ABOUT THIS EXERCISE:
The data shown below should all be retyped exactly.

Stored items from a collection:
══════════════════════════════

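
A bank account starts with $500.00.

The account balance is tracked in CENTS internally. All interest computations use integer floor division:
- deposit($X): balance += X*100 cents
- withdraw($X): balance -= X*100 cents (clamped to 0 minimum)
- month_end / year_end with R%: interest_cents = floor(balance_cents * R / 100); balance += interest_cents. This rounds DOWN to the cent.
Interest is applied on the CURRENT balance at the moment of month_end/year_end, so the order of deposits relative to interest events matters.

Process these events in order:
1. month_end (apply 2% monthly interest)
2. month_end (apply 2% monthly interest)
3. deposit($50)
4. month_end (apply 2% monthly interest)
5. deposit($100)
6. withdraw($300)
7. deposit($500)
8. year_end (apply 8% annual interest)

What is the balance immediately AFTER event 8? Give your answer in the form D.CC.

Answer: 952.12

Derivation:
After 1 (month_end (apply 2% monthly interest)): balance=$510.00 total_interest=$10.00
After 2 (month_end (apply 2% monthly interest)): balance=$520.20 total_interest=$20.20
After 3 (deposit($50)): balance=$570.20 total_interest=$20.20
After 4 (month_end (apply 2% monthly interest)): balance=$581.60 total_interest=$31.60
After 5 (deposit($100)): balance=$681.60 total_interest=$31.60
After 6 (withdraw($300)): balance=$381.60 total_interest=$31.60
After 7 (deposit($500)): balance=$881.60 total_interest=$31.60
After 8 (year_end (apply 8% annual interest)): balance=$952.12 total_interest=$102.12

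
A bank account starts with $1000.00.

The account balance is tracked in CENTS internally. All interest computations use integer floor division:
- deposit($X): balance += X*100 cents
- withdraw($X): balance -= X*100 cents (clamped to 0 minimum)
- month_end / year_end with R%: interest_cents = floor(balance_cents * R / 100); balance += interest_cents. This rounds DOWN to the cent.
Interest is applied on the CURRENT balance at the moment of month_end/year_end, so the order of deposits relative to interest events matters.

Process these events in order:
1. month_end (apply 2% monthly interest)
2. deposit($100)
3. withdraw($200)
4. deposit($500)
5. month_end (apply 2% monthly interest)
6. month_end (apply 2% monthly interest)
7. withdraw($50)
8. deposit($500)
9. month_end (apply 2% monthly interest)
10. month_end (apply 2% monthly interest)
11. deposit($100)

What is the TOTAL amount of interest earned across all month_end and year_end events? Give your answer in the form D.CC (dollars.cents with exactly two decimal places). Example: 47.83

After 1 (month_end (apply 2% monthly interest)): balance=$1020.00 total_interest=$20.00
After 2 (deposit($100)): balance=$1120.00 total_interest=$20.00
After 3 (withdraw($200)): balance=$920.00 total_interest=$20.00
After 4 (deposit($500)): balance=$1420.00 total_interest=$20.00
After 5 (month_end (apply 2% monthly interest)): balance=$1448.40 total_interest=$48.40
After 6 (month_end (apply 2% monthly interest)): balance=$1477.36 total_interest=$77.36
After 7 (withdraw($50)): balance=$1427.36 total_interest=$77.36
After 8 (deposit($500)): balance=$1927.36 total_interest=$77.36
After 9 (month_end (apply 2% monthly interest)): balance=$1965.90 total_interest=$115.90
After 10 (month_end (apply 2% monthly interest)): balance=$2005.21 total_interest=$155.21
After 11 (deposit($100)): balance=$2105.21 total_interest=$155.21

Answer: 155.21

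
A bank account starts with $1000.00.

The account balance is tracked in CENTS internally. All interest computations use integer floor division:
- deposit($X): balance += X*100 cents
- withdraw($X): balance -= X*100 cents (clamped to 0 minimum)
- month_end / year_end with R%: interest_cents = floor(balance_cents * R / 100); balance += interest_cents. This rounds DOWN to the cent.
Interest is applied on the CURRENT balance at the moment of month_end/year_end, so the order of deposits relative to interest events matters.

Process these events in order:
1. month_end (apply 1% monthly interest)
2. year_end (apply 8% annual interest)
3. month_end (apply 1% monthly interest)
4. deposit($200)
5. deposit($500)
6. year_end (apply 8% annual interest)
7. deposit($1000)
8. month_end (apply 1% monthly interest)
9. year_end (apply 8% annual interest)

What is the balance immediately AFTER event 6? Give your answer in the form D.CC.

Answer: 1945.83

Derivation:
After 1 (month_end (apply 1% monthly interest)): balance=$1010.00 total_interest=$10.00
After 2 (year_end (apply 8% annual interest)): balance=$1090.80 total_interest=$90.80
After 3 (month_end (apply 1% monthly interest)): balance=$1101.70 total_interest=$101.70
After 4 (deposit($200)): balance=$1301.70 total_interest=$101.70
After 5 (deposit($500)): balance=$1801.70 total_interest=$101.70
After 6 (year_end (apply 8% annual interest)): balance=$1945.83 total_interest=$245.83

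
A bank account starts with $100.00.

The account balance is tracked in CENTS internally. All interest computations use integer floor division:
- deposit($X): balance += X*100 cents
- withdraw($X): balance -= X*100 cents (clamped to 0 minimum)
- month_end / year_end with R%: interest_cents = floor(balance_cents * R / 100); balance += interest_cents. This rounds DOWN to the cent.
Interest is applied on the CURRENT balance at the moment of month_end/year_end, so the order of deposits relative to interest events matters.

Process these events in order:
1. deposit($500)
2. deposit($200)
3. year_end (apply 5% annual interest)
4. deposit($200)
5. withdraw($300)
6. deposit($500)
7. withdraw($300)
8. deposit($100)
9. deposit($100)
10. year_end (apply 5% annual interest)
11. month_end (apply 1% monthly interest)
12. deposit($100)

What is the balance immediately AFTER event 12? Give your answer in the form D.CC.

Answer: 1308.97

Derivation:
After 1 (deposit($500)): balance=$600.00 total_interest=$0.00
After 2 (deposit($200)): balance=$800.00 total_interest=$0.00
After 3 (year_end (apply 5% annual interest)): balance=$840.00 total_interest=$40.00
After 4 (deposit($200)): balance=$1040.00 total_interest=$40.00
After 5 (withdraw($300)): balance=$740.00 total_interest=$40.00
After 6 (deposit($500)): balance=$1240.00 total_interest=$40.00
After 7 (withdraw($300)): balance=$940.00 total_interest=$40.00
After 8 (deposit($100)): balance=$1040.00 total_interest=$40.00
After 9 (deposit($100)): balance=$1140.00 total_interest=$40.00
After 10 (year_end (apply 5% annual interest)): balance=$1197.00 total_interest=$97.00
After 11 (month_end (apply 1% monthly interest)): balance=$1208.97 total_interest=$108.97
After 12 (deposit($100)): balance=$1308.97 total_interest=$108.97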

══════════════════════════════

RESULT OF THE TASK:
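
A bank account starts with $500.00.

The account balance is tracked in CENTS internally. All interest computations use integer floor division:
- deposit($X): balance += X*100 cents
- withdraw($X): balance -= X*100 cents (clamped to 0 minimum)
- month_end / year_end with R%: interest_cents = floor(balance_cents * R / 100); balance += interest_cents. This rounds DOWN to the cent.
Interest is applied on the CURRENT balance at the moment of month_end/year_end, so the order of deposits relative to interest events matters.

Process these events in order:
1. month_end (apply 2% monthly interest)
2. month_end (apply 2% monthly interest)
3. deposit($50)
4. month_end (apply 2% monthly interest)
5. deposit($100)
6. withdraw($300)
7. deposit($500)
8. year_end (apply 8% annual interest)

What is the balance immediately AFTER event 8? Give your answer in the form D.CC.

Answer: 952.12

Derivation:
After 1 (month_end (apply 2% monthly interest)): balance=$510.00 total_interest=$10.00
After 2 (month_end (apply 2% monthly interest)): balance=$520.20 total_interest=$20.20
After 3 (deposit($50)): balance=$570.20 total_interest=$20.20
After 4 (month_end (apply 2% monthly interest)): balance=$581.60 total_interest=$31.60
After 5 (deposit($100)): balance=$681.60 total_interest=$31.60
After 6 (withdraw($300)): balance=$381.60 total_interest=$31.60
After 7 (deposit($500)): balance=$881.60 total_interest=$31.60
After 8 (year_end (apply 8% annual interest)): balance=$952.12 total_interest=$102.12

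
A bank account starts with $1000.00.

The account balance is tracked in CENTS internally. All interest computations use integer floor division:
- deposit($X): balance += X*100 cents
- withdraw($X): balance -= X*100 cents (clamped to 0 minimum)
- month_end / year_end with R%: interest_cents = floor(balance_cents * R / 100); balance += interest_cents. This rounds DOWN to the cent.
Interest is applied on the CURRENT balance at the moment of month_end/year_end, so the order of deposits relative to interest events matters.

Process these events in order:
1. month_end (apply 2% monthly interest)
2. deposit($100)
3. withdraw($200)
4. deposit($500)
5. month_end (apply 2% monthly interest)
6. month_end (apply 2% monthly interest)
7. withdraw($50)
8. deposit($500)
9. month_end (apply 2% monthly interest)
10. month_end (apply 2% monthly interest)
11. deposit($100)

What is the TOTAL amount of interest earned across all month_end and year_end events? Give your answer in the form D.CC (dollars.cents with exactly two decimal places). Example: 47.83

After 1 (month_end (apply 2% monthly interest)): balance=$1020.00 total_interest=$20.00
After 2 (deposit($100)): balance=$1120.00 total_interest=$20.00
After 3 (withdraw($200)): balance=$920.00 total_interest=$20.00
After 4 (deposit($500)): balance=$1420.00 total_interest=$20.00
After 5 (month_end (apply 2% monthly interest)): balance=$1448.40 total_interest=$48.40
After 6 (month_end (apply 2% monthly interest)): balance=$1477.36 total_interest=$77.36
After 7 (withdraw($50)): balance=$1427.36 total_interest=$77.36
After 8 (deposit($500)): balance=$1927.36 total_interest=$77.36
After 9 (month_end (apply 2% monthly interest)): balance=$1965.90 total_interest=$115.90
After 10 (month_end (apply 2% monthly interest)): balance=$2005.21 total_interest=$155.21
After 11 (deposit($100)): balance=$2105.21 total_interest=$155.21

Answer: 155.21

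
A bank account starts with $1000.00.

The account balance is tracked in CENTS internally. All interest computations use integer floor division:
- deposit($X): balance += X*100 cents
- withdraw($X): balance -= X*100 cents (clamped to 0 minimum)
- month_end / year_end with R%: interest_cents = floor(balance_cents * R / 100); balance += interest_cents. This rounds DOWN to the cent.
Interest is applied on the CURRENT balance at the moment of month_end/year_end, so the order of deposits relative to interest events matters.

Process these events in order:
1. month_end (apply 1% monthly interest)
2. year_end (apply 8% annual interest)
3. month_end (apply 1% monthly interest)
4. deposit($200)
5. deposit($500)
6. year_end (apply 8% annual interest)
7. deposit($1000)
8. month_end (apply 1% monthly interest)
9. year_end (apply 8% annual interest)

What is the balance immediately AFTER event 6? Give your answer in the form D.CC.

Answer: 1945.83

Derivation:
After 1 (month_end (apply 1% monthly interest)): balance=$1010.00 total_interest=$10.00
After 2 (year_end (apply 8% annual interest)): balance=$1090.80 total_interest=$90.80
After 3 (month_end (apply 1% monthly interest)): balance=$1101.70 total_interest=$101.70
After 4 (deposit($200)): balance=$1301.70 total_interest=$101.70
After 5 (deposit($500)): balance=$1801.70 total_interest=$101.70
After 6 (year_end (apply 8% annual interest)): balance=$1945.83 total_interest=$245.83

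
A bank account starts with $100.00.

The account balance is tracked in CENTS internally. All interest computations use integer floor division:
- deposit($X): balance += X*100 cents
- withdraw($X): balance -= X*100 cents (clamped to 0 minimum)
- month_end / year_end with R%: interest_cents = floor(balance_cents * R / 100); balance += interest_cents. This rounds DOWN to the cent.
Interest is applied on the CURRENT balance at the moment of month_end/year_end, so the order of deposits relative to interest events matters.

Process these events in order:
1. deposit($500)
2. deposit($200)
3. year_end (apply 5% annual interest)
4. deposit($200)
5. withdraw($300)
6. deposit($500)
7. withdraw($300)
8. deposit($100)
9. deposit($100)
10. year_end (apply 5% annual interest)
11. month_end (apply 1% monthly interest)
12. deposit($100)

What is the balance immediately AFTER event 12? Give your answer in the form D.CC.

Answer: 1308.97

Derivation:
After 1 (deposit($500)): balance=$600.00 total_interest=$0.00
After 2 (deposit($200)): balance=$800.00 total_interest=$0.00
After 3 (year_end (apply 5% annual interest)): balance=$840.00 total_interest=$40.00
After 4 (deposit($200)): balance=$1040.00 total_interest=$40.00
After 5 (withdraw($300)): balance=$740.00 total_interest=$40.00
After 6 (deposit($500)): balance=$1240.00 total_interest=$40.00
After 7 (withdraw($300)): balance=$940.00 total_interest=$40.00
After 8 (deposit($100)): balance=$1040.00 total_interest=$40.00
After 9 (deposit($100)): balance=$1140.00 total_interest=$40.00
After 10 (year_end (apply 5% annual interest)): balance=$1197.00 total_interest=$97.00
After 11 (month_end (apply 1% monthly interest)): balance=$1208.97 total_interest=$108.97
After 12 (deposit($100)): balance=$1308.97 total_interest=$108.97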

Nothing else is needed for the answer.